**Work request**. Among the lines below, copy exactly those from the one with "Consider a database" through the one with "selectivity = 1/50", counting both ends.

**Material provided**.

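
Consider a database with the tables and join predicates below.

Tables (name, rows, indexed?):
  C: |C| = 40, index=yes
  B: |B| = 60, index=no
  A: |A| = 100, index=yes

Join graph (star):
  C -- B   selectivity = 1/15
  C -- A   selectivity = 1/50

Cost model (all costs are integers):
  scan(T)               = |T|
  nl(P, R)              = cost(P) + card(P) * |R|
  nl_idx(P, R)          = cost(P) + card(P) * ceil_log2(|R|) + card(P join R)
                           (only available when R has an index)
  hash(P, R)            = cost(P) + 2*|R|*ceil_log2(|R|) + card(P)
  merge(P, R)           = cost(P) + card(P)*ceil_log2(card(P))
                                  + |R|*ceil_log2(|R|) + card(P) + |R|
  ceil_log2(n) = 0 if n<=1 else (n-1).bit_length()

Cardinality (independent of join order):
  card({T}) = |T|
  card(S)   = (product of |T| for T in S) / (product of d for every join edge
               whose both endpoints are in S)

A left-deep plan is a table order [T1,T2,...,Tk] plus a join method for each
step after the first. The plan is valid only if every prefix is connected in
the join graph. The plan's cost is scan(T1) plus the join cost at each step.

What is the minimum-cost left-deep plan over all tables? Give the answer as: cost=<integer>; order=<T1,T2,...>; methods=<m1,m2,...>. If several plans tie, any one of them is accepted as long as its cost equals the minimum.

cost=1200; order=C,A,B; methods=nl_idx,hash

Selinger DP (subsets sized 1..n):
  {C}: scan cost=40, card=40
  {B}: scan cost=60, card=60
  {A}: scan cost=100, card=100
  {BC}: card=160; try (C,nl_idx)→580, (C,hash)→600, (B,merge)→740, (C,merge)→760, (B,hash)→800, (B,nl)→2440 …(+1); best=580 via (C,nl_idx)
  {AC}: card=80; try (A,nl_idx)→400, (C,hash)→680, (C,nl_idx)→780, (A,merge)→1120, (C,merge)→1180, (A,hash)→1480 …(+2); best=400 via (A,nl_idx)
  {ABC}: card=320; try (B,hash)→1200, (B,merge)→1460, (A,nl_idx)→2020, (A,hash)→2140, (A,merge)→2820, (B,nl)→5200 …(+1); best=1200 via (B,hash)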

--

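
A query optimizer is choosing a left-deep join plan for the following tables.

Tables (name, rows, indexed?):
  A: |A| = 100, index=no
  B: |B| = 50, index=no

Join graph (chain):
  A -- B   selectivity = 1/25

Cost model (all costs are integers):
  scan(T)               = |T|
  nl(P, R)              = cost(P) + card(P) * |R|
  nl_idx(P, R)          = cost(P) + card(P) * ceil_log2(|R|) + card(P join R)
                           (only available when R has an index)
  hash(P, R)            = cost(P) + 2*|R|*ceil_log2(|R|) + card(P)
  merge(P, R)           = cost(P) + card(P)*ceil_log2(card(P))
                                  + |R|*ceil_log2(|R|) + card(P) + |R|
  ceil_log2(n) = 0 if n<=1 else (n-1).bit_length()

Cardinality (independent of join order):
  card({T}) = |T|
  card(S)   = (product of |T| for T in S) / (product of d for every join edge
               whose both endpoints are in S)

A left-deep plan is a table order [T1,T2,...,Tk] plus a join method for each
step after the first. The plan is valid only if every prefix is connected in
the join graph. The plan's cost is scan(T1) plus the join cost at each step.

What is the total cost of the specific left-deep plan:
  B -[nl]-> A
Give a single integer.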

**Result of this task**.
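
Consider a database with the tables and join predicates below.

Tables (name, rows, indexed?):
  C: |C| = 40, index=yes
  B: |B| = 60, index=no
  A: |A| = 100, index=yes

Join graph (star):
  C -- B   selectivity = 1/15
  C -- A   selectivity = 1/50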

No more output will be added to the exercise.